### ABOUT THIS TASK
Output all records exactly.

### Stored data
=====

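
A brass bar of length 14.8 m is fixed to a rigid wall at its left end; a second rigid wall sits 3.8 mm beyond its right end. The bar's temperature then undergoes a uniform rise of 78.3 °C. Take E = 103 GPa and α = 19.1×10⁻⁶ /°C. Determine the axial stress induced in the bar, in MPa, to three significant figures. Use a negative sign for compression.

Free thermal expansion αLΔT = 19.1e-6 · 14800 · 78.3 = 22.13 mm.
The walls engage after the gap closes; constrained expansion = 22.13 − 3.8 = 18.33 mm.
The walls impose strain ε = −(18.33)/14800 = -1.2388e-03; σ = Eε = 103000 · -1.2388e-03 = -127.6 MPa.

-128 MPa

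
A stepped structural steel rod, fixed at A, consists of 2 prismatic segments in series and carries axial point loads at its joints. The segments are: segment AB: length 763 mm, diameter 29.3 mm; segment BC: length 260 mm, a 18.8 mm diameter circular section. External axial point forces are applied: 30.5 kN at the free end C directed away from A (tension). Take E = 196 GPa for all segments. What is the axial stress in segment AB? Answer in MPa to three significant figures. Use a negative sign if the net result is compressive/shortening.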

=====

### TASK ANSWER
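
A brass bar of length 14.8 m is fixed to a rigid wall at its left end; a second rigid wall sits 3.8 mm beyond its right end. The bar's temperature then undergoes a uniform rise of 78.3 °C. Take E = 103 GPa and α = 19.1×10⁻⁶ /°C. Determine the axial stress induced in the bar, in MPa, to three significant figures. Use a negative sign for compression.

Free thermal expansion αLΔT = 19.1e-6 · 14800 · 78.3 = 22.13 mm.
The walls engage after the gap closes; constrained expansion = 22.13 − 3.8 = 18.33 mm.
The walls impose strain ε = −(18.33)/14800 = -1.2388e-03; σ = Eε = 103000 · -1.2388e-03 = -127.6 MPa.

-128 MPa

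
A stepped structural steel rod, fixed at A, consists of 2 prismatic segments in series and carries axial point loads at its joints. The segments are: segment AB: length 763 mm, diameter 29.3 mm; segment BC: length 260 mm, a 18.8 mm diameter circular section. External axial point forces are applied: 30.5 kN at the free end C directed away from A (tension). Take E = 196 GPa for all segments. What is the axial stress in segment AB? Answer in MPa to three significant figures. Use a negative sign if the net result is compressive/shortening.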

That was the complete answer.